**YOUR TASK**
Give every line of the data again, exactly.

*** Opening RECORDS SUPPLIED ***

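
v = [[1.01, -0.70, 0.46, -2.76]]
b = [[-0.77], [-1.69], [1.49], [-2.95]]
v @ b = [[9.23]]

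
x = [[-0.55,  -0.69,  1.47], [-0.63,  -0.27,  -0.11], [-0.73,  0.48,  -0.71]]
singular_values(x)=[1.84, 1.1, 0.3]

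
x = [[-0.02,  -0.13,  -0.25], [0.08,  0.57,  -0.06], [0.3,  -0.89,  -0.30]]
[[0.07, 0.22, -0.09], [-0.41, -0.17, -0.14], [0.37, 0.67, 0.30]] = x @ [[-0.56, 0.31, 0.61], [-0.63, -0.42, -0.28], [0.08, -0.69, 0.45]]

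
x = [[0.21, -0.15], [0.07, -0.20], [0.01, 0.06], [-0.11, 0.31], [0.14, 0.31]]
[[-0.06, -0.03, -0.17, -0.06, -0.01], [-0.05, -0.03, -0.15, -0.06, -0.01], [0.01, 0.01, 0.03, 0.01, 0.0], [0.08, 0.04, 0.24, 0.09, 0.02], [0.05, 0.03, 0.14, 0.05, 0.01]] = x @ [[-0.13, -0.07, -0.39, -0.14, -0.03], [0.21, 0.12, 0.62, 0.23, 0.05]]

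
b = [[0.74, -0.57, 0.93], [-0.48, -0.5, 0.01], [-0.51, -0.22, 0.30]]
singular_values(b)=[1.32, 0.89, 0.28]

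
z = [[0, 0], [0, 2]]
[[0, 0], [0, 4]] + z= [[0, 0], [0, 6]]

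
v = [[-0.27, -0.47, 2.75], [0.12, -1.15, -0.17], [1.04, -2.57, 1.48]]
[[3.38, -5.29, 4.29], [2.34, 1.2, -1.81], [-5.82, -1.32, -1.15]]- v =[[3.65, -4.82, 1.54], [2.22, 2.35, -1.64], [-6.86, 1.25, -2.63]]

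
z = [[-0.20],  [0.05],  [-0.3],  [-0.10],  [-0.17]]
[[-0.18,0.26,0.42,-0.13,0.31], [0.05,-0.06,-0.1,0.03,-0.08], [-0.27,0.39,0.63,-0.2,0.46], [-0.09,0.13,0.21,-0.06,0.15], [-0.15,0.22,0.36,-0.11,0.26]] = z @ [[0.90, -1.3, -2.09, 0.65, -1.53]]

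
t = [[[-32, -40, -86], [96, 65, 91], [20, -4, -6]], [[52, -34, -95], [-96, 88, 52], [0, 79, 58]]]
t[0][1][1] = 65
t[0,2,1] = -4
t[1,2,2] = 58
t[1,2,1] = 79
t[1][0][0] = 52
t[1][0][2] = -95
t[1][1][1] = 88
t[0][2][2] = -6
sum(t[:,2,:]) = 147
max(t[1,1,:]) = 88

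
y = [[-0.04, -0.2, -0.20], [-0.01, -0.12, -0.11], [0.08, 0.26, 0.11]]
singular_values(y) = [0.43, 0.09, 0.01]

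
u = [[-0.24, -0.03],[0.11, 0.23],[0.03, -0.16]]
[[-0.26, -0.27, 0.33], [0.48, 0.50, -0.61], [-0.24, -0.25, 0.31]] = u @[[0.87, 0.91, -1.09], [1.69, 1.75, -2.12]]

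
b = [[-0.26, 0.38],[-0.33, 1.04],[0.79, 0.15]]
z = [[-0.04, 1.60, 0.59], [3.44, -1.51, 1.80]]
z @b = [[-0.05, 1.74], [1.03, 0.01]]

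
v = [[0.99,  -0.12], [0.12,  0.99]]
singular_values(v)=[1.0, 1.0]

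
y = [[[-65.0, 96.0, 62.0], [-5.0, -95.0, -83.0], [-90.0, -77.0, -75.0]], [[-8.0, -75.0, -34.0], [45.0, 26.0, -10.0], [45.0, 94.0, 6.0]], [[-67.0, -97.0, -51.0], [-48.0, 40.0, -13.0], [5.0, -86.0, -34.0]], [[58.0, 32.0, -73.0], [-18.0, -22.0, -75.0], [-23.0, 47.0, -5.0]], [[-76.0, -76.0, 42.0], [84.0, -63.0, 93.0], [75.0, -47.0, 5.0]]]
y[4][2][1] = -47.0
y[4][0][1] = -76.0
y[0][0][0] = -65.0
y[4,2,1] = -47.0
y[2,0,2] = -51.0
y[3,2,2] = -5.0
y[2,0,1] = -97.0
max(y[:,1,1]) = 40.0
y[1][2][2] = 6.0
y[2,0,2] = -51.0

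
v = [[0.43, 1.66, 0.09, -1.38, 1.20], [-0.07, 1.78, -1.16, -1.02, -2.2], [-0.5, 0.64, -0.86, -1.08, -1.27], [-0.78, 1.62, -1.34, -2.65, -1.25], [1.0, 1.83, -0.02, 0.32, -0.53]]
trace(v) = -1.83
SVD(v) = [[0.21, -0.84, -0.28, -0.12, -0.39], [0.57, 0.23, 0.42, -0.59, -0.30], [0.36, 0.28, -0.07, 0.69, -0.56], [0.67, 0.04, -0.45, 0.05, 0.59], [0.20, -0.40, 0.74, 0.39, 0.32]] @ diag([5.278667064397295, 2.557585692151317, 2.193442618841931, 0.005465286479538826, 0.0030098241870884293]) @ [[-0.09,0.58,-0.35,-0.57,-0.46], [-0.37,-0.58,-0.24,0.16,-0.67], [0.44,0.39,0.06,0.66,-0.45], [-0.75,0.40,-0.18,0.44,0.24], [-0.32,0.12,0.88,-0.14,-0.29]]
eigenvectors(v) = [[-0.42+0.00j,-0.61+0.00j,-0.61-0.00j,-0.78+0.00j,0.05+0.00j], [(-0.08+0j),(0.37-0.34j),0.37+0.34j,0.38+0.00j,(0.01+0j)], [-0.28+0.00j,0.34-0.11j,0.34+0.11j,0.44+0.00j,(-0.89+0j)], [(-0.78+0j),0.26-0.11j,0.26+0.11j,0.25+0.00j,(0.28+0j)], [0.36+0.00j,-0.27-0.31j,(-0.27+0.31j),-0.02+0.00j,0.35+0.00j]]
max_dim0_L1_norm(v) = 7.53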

*** Closing RECORDS SUPPLIED ***

**RESPONSE**
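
v = [[1.01, -0.70, 0.46, -2.76]]
b = [[-0.77], [-1.69], [1.49], [-2.95]]
v @ b = [[9.23]]

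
x = [[-0.55,  -0.69,  1.47], [-0.63,  -0.27,  -0.11], [-0.73,  0.48,  -0.71]]
singular_values(x)=[1.84, 1.1, 0.3]

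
x = [[-0.02,  -0.13,  -0.25], [0.08,  0.57,  -0.06], [0.3,  -0.89,  -0.30]]
[[0.07, 0.22, -0.09], [-0.41, -0.17, -0.14], [0.37, 0.67, 0.30]] = x @ [[-0.56, 0.31, 0.61], [-0.63, -0.42, -0.28], [0.08, -0.69, 0.45]]

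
x = [[0.21, -0.15], [0.07, -0.20], [0.01, 0.06], [-0.11, 0.31], [0.14, 0.31]]
[[-0.06, -0.03, -0.17, -0.06, -0.01], [-0.05, -0.03, -0.15, -0.06, -0.01], [0.01, 0.01, 0.03, 0.01, 0.0], [0.08, 0.04, 0.24, 0.09, 0.02], [0.05, 0.03, 0.14, 0.05, 0.01]] = x @ [[-0.13, -0.07, -0.39, -0.14, -0.03], [0.21, 0.12, 0.62, 0.23, 0.05]]

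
b = [[0.74, -0.57, 0.93], [-0.48, -0.5, 0.01], [-0.51, -0.22, 0.30]]
singular_values(b)=[1.32, 0.89, 0.28]

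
z = [[0, 0], [0, 2]]
[[0, 0], [0, 4]] + z= [[0, 0], [0, 6]]

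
v = [[-0.27, -0.47, 2.75], [0.12, -1.15, -0.17], [1.04, -2.57, 1.48]]
[[3.38, -5.29, 4.29], [2.34, 1.2, -1.81], [-5.82, -1.32, -1.15]]- v =[[3.65, -4.82, 1.54], [2.22, 2.35, -1.64], [-6.86, 1.25, -2.63]]

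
z = [[-0.20],  [0.05],  [-0.3],  [-0.10],  [-0.17]]
[[-0.18,0.26,0.42,-0.13,0.31], [0.05,-0.06,-0.1,0.03,-0.08], [-0.27,0.39,0.63,-0.2,0.46], [-0.09,0.13,0.21,-0.06,0.15], [-0.15,0.22,0.36,-0.11,0.26]] = z @ [[0.90, -1.3, -2.09, 0.65, -1.53]]

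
t = [[[-32, -40, -86], [96, 65, 91], [20, -4, -6]], [[52, -34, -95], [-96, 88, 52], [0, 79, 58]]]
t[0][1][1] = 65
t[0,2,1] = -4
t[1,2,2] = 58
t[1,2,1] = 79
t[1][0][0] = 52
t[1][0][2] = -95
t[1][1][1] = 88
t[0][2][2] = -6
sum(t[:,2,:]) = 147
max(t[1,1,:]) = 88

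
y = [[-0.04, -0.2, -0.20], [-0.01, -0.12, -0.11], [0.08, 0.26, 0.11]]
singular_values(y) = [0.43, 0.09, 0.01]

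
u = [[-0.24, -0.03],[0.11, 0.23],[0.03, -0.16]]
[[-0.26, -0.27, 0.33], [0.48, 0.50, -0.61], [-0.24, -0.25, 0.31]] = u @[[0.87, 0.91, -1.09], [1.69, 1.75, -2.12]]

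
b = [[-0.26, 0.38],[-0.33, 1.04],[0.79, 0.15]]
z = [[-0.04, 1.60, 0.59], [3.44, -1.51, 1.80]]
z @b = [[-0.05, 1.74], [1.03, 0.01]]

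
v = [[0.99,  -0.12], [0.12,  0.99]]
singular_values(v)=[1.0, 1.0]

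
y = [[[-65.0, 96.0, 62.0], [-5.0, -95.0, -83.0], [-90.0, -77.0, -75.0]], [[-8.0, -75.0, -34.0], [45.0, 26.0, -10.0], [45.0, 94.0, 6.0]], [[-67.0, -97.0, -51.0], [-48.0, 40.0, -13.0], [5.0, -86.0, -34.0]], [[58.0, 32.0, -73.0], [-18.0, -22.0, -75.0], [-23.0, 47.0, -5.0]], [[-76.0, -76.0, 42.0], [84.0, -63.0, 93.0], [75.0, -47.0, 5.0]]]
y[4][2][1] = -47.0
y[4][0][1] = -76.0
y[0][0][0] = -65.0
y[4,2,1] = -47.0
y[2,0,2] = -51.0
y[3,2,2] = -5.0
y[2,0,1] = -97.0
max(y[:,1,1]) = 40.0
y[1][2][2] = 6.0
y[2,0,2] = -51.0

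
v = [[0.43, 1.66, 0.09, -1.38, 1.20], [-0.07, 1.78, -1.16, -1.02, -2.2], [-0.5, 0.64, -0.86, -1.08, -1.27], [-0.78, 1.62, -1.34, -2.65, -1.25], [1.0, 1.83, -0.02, 0.32, -0.53]]
trace(v) = -1.83
SVD(v) = [[0.21, -0.84, -0.28, -0.12, -0.39], [0.57, 0.23, 0.42, -0.59, -0.30], [0.36, 0.28, -0.07, 0.69, -0.56], [0.67, 0.04, -0.45, 0.05, 0.59], [0.20, -0.40, 0.74, 0.39, 0.32]] @ diag([5.278667064397295, 2.557585692151317, 2.193442618841931, 0.005465286479538826, 0.0030098241870884293]) @ [[-0.09,0.58,-0.35,-0.57,-0.46], [-0.37,-0.58,-0.24,0.16,-0.67], [0.44,0.39,0.06,0.66,-0.45], [-0.75,0.40,-0.18,0.44,0.24], [-0.32,0.12,0.88,-0.14,-0.29]]
eigenvectors(v) = [[-0.42+0.00j,-0.61+0.00j,-0.61-0.00j,-0.78+0.00j,0.05+0.00j], [(-0.08+0j),(0.37-0.34j),0.37+0.34j,0.38+0.00j,(0.01+0j)], [-0.28+0.00j,0.34-0.11j,0.34+0.11j,0.44+0.00j,(-0.89+0j)], [(-0.78+0j),0.26-0.11j,0.26+0.11j,0.25+0.00j,(0.28+0j)], [0.36+0.00j,-0.27-0.31j,(-0.27+0.31j),-0.02+0.00j,0.35+0.00j]]
max_dim0_L1_norm(v) = 7.53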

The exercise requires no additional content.